▸ Task statement:
Please copy each line in the records below that contains the string "liberated".

====================

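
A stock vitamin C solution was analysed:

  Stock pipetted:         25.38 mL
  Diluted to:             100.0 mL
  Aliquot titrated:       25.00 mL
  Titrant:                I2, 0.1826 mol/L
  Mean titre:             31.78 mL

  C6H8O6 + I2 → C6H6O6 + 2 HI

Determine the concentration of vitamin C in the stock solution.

n(I2) = 0.03178 × 0.1826 = 5.803 × 10^-3 mol
n(C6H8O6) in the aliquot = 5.803 × 10^-3 mol (1:1 ratio)
[C6H8O6]_dilute = 5.803 × 10^-3 / 0.02500 = 0.2321 mol/L
Dilution factor = 100.0 / 25.38 = 3.940
[C6H8O6]_stock = 0.2321 × 3.940 = 0.9146 mol/L

0.9146 mol/L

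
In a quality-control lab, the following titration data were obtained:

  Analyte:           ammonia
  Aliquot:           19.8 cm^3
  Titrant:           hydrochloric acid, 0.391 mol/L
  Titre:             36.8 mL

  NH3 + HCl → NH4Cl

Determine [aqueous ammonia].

0.727 mol/L

n(HCl) = 0.0368 L × 0.391 mol/L = 0.0144 mol
n(NH3) = 0.0144 mol (1:1 mole ratio)
[NH3] = 0.0144 mol / 0.0198 L = 0.727 mol/L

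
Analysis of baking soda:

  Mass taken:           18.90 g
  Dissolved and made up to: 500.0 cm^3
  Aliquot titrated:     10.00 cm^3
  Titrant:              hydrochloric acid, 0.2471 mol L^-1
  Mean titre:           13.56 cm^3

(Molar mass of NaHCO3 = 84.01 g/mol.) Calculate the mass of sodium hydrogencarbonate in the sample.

14.07 g

NaHCO3 + HCl → NaCl + H2O + CO2
n(HCl) per titration = 0.01356 × 0.2471 = 3.351 × 10^-3 mol
n(NaHCO3) in each aliquot = 3.351 × 10^-3 mol (1:1 ratio)
n(NaHCO3) in the whole flask = 3.351 × 10^-3 × 500.0/10.00 = 0.1675 mol
mass of NaHCO3 = 0.1675 × 84.01 = 14.07 g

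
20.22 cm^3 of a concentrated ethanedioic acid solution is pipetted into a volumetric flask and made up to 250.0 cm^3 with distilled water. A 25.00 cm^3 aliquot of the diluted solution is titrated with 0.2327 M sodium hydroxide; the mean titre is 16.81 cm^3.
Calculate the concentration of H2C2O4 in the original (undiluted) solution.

0.9673 M

H2C2O4 + 2 NaOH → Na2C2O4 + 2 H2O
n(NaOH) = 0.01681 × 0.2327 = 3.912 × 10^-3 mol
From the 1:2 ratio, n(H2C2O4) in the aliquot = 1/2 × 3.912 × 10^-3 = 1.956 × 10^-3 mol
[H2C2O4]_dilute = 1.956 × 10^-3 / 0.02500 = 0.07823 mol/L
Dilution factor = 250.0 / 20.22 = 12.36
[H2C2O4]_stock = 0.07823 × 12.36 = 0.9673 mol/L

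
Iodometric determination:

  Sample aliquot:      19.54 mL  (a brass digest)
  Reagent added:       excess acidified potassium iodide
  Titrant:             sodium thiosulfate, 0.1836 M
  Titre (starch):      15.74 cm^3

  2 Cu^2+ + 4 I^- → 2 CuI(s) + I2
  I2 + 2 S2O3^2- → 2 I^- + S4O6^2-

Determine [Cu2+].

0.1479 M

n(S2O3^2-) = 0.01574 × 0.1836 = 2.890 × 10^-3 mol
n(I2) = n(S2O3^2-)/2 = 1.445 × 10^-3 mol
From the 2:1 ratio, n(Cu2+) in the aliquot = 2/1 × 1.445 × 10^-3 = 2.890 × 10^-3 mol
[Cu2+] = 2.890 × 10^-3 / 0.01954 = 0.1479 mol/L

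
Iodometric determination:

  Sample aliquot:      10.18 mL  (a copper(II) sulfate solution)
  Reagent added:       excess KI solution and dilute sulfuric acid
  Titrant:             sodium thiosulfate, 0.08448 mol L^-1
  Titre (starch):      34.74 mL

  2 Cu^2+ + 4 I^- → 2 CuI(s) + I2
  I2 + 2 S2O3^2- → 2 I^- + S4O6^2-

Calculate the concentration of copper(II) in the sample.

0.2883 mol/L

n(S2O3^2-) = 0.03474 × 0.08448 = 2.935 × 10^-3 mol
n(I2) = n(S2O3^2-)/2 = 1.467 × 10^-3 mol
From the 2:1 ratio, n(Cu2+) in the aliquot = 2/1 × 1.467 × 10^-3 = 2.935 × 10^-3 mol
[Cu2+] = 2.935 × 10^-3 / 0.01018 = 0.2883 mol/L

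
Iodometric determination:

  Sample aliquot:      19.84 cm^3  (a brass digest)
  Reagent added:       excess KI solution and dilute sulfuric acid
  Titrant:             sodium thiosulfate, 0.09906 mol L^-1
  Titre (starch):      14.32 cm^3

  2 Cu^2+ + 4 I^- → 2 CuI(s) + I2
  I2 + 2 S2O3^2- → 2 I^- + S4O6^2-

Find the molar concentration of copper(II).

0.07150 mol/L

n(S2O3^2-) = 0.01432 × 0.09906 = 1.419 × 10^-3 mol
n(I2) = n(S2O3^2-)/2 = 7.093 × 10^-4 mol
From the 2:1 ratio, n(Cu2+) in the aliquot = 2/1 × 7.093 × 10^-4 = 1.419 × 10^-3 mol
[Cu2+] = 1.419 × 10^-3 / 0.01984 = 0.07150 mol/L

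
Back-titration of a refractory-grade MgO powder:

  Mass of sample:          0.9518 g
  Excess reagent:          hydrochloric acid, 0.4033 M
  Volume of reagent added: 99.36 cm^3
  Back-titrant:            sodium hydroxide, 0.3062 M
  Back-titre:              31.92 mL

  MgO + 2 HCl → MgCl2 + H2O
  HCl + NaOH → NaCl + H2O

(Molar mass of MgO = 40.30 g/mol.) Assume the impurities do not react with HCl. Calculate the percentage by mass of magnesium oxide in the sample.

n(HCl) added = 0.09936 × 0.4033 = 0.04007 mol
n(NaOH) used in back-titration = 0.03192 × 0.3062 = 9.774 × 10^-3 mol
n(HCl) left over = 9.774 × 10^-3 mol (1:1 ratio)
n(HCl) consumed by analyte = 0.04007 − 9.774 × 10^-3 = 0.03030 mol
From the 1:2 ratio, n(MgO) = 1/2 × 0.03030 = 0.01515 mol
mass of MgO = 0.01515 × 40.30 = 0.6105 g
% MgO = 0.6105 / 0.9518 × 100 = 64.14 %

64.14 %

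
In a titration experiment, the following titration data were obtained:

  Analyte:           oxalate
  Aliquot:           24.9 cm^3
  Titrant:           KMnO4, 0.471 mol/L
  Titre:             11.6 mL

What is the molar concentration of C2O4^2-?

2 MnO4^- + 5 C2O4^2- + 16 H^+ → 2 Mn^2+ + 10 CO2 + 8 H2O
n(KMnO4) = 0.0116 L × 0.471 mol/L = 5.46 × 10^-3 mol
From the 5:2 mole ratio, n(C2O4^2-) = 5/2 × 5.46 × 10^-3 = 0.0137 mol
[C2O4^2-] = 0.0137 mol / 0.0249 L = 0.549 mol/L

0.549 mol/L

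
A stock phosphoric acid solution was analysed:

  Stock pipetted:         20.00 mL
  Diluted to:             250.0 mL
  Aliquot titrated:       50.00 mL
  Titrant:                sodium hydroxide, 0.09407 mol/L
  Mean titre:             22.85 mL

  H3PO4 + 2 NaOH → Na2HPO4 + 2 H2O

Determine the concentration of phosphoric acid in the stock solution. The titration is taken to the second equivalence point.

0.2687 mol/L

n(NaOH) = 0.02285 × 0.09407 = 2.149 × 10^-3 mol
From the 1:2 ratio, n(H3PO4) in the aliquot = 1/2 × 2.149 × 10^-3 = 1.075 × 10^-3 mol
[H3PO4]_dilute = 1.075 × 10^-3 / 0.05000 = 0.02149 mol/L
Dilution factor = 250.0 / 20.00 = 12.50
[H3PO4]_stock = 0.02149 × 12.50 = 0.2687 mol/L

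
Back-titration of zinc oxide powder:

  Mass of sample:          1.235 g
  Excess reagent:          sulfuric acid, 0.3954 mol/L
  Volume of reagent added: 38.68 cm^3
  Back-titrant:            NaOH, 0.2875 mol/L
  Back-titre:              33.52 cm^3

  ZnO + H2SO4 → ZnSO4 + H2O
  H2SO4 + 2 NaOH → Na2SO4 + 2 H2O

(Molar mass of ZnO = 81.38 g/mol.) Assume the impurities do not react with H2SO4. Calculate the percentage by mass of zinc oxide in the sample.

69.03 %

n(H2SO4) added = 0.03868 × 0.3954 = 0.01529 mol
n(NaOH) used in back-titration = 0.03352 × 0.2875 = 9.637 × 10^-3 mol
From the 1:2 ratio, n(H2SO4) left over = 1/2 × 9.637 × 10^-3 = 4.818 × 10^-3 mol
n(H2SO4) consumed by analyte = 0.01529 − 4.818 × 10^-3 = 0.01048 mol
n(ZnO) = 0.01048 mol (1:1 ratio)
mass of ZnO = 0.01048 × 81.38 = 0.8525 g
% ZnO = 0.8525 / 1.235 × 100 = 69.03 %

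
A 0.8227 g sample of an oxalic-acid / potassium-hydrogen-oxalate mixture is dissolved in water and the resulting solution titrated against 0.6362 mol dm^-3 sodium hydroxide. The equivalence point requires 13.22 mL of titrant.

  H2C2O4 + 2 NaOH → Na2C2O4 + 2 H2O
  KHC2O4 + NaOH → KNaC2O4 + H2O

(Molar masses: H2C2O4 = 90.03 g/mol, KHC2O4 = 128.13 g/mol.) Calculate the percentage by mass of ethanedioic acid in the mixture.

n(NaOH) = 0.01322 × 0.6362 = 8.411 × 10^-3 mol
Let x = n(H2C2O4), y = n(KHC2O4).
Titrant: 2x + 1y = 8.411 × 10^-3;  mass: 90.03x + 128.13y = 0.8227
Solving, x = 1.534 × 10^-3 mol, y = 5.343 × 10^-3 mol
mass of H2C2O4 = 1.534 × 10^-3 × 90.03 = 0.1381 g
% H2C2O4 = 0.1381 / 0.8227 × 100 = 16.78 %

16.78 %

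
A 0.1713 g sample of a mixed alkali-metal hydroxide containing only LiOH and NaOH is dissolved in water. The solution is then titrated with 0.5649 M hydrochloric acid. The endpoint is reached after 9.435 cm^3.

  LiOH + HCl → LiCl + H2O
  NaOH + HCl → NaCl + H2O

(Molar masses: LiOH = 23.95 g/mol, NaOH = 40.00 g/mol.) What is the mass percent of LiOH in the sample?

36.49 %

n(HCl) = 0.009435 × 0.5649 = 5.330 × 10^-3 mol
Let x = n(LiOH), y = n(NaOH).
Titrant: 1x + 1y = 5.330 × 10^-3;  mass: 23.95x + 40.00y = 0.1713
Solving, x = 2.610 × 10^-3 mol, y = 2.720 × 10^-3 mol
mass of LiOH = 2.610 × 10^-3 × 23.95 = 0.06251 g
% LiOH = 0.06251 / 0.1713 × 100 = 36.49 %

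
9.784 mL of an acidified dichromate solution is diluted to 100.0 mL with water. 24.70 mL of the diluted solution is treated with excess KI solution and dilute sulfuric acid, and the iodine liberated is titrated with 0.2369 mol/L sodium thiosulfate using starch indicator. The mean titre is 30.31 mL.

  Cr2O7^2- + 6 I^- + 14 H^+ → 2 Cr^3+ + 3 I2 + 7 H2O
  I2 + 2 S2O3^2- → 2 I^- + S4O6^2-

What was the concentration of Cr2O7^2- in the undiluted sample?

0.4952 mol/L

n(S2O3^2-) = 0.03031 × 0.2369 = 7.180 × 10^-3 mol
n(I2) = n(S2O3^2-)/2 = 3.590 × 10^-3 mol
From the 1:3 ratio, n(Cr2O7^2-) in the aliquot = 1/3 × 3.590 × 10^-3 = 1.197 × 10^-3 mol
[Cr2O7^2-]_dilute = 1.197 × 10^-3 / 0.02470 = 0.04845 mol/L
[Cr2O7^2-]_original = 0.04845 × 100.0/9.784 = 0.4952 mol/L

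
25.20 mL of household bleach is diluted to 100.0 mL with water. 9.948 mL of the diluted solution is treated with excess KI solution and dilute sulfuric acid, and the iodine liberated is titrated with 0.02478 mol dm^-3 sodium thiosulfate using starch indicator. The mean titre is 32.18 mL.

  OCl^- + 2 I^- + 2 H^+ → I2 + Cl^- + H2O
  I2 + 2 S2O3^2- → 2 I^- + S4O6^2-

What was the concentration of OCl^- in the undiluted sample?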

====================

▸ Task result:
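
9.784 mL of an acidified dichromate solution is diluted to 100.0 mL with water. 24.70 mL of the diluted solution is treated with excess KI solution and dilute sulfuric acid, and the iodine liberated is titrated with 0.2369 mol/L sodium thiosulfate using starch indicator. The mean titre is 30.31 mL.
25.20 mL of household bleach is diluted to 100.0 mL with water. 9.948 mL of the diluted solution is treated with excess KI solution and dilute sulfuric acid, and the iodine liberated is titrated with 0.02478 mol dm^-3 sodium thiosulfate using starch indicator. The mean titre is 32.18 mL.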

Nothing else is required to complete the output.